**Task details**
Copy out all lines in the material below that contain the string "Horizontal".

**Records provided**
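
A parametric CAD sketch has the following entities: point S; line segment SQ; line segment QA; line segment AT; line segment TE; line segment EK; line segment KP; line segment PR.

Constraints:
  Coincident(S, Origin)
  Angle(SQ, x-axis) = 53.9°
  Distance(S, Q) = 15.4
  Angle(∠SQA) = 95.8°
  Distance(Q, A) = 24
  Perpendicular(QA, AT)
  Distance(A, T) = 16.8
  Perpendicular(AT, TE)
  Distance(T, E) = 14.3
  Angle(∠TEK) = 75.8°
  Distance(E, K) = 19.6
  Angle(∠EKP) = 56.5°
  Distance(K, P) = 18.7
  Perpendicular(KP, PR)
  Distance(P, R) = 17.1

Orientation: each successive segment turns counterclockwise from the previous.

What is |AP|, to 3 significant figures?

12.0

S is at the origin; SQ runs at 53.9° with length 15.4, so Q = (9.07, 12.4). ∠SQA = 95.8° gives QA at 138° from the x-axis; with |QA| = 24.0, A = (-8.79, 28.5). The perpendicularity gives AT at right angles to QA, so AT runs at -132°; with |AT| = 16.8, T = (-20.0, 16.0). AT is perpendicular to TE, so TE runs at -41.9°; with |TE| = 14.3, E = (-9.37, 6.42). ∠TEK = 75.8° gives EK at 62.3° from the x-axis; with |EK| = 19.6, K = (-0.255, 23.8). ∠EKP = 56.5° gives KP at -174° from the x-axis; with |KP| = 18.7, P = (-18.9, 21.9). Then |AP| = |P − A| = 12.0.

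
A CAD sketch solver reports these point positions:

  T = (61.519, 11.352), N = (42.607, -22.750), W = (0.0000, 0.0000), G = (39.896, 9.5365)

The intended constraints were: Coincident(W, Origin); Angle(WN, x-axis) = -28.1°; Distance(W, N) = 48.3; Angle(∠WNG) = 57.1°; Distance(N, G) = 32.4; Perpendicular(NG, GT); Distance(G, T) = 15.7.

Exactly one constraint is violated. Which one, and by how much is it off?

Distance(G, T) = 15.7 — off by 6.00.

W = (0.00, 0.00) ✓; WN at -28.10° ✓; |WN| = 48.30 ✓; ∠WNG = 57.10° ✓; |NG| = 32.40 ✓; ∠(NG, GT) = 90.00° ✓; |GT| = 21.70 ✗.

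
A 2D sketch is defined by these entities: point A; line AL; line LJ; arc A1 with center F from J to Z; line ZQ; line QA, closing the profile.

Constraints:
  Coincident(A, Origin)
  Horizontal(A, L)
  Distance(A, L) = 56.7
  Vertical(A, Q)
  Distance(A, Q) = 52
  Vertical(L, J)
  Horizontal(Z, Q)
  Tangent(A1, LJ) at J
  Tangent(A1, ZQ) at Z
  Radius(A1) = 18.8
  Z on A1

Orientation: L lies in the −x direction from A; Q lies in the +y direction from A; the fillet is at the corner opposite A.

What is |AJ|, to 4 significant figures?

65.70

A is at the origin; A and L share the same y with |AL| = 56.7 and L on the −x side, so L = (-56.70, 0.000). A and Q share the same x with |AQ| = 52.0 and Q on the +y side, so Q = (0.000, 52.00). The virtual corner opposite A is at (-56.70, 52.00). A1 meets LJ tangentially, so FJ is at right angles to LJ and tangency of A1 to ZQ means the radius FZ is perpendicular to ZQ, with radius 18.8, so the center F sits 18.8 in from both sides at F = (-37.90, 33.20). That places the tangent points at J = (-56.70, 33.20) on LJ and Z = (-37.90, 52.00) on ZQ. Then |AJ| = |J − A| = 65.70.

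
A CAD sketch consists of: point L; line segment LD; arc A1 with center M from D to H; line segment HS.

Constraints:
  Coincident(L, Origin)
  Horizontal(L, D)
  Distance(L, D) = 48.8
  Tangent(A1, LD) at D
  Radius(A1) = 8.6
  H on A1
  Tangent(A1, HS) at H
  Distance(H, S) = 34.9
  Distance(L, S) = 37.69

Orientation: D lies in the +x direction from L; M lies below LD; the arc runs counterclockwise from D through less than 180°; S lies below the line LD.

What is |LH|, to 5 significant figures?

42.066

Checks: L.y = 0.00, D.y = 0.00 ✓; |MH| = 8.600 ✓; ∠(MH, HS) = 90.00° ✓; |HS| = 34.90 ✓; |LS| = 37.69 ✓.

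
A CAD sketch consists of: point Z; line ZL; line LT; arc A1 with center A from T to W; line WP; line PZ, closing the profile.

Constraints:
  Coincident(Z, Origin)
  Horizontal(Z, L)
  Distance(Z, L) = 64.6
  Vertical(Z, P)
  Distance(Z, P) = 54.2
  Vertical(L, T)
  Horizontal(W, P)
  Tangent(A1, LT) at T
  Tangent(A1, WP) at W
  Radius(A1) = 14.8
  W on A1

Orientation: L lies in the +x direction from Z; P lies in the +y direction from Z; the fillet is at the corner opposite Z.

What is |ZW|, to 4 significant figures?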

**Result for this task**
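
  Horizontal(A, L)
  Horizontal(Z, Q)
  Horizontal(L, D)
  Horizontal(Z, L)
  Horizontal(W, P)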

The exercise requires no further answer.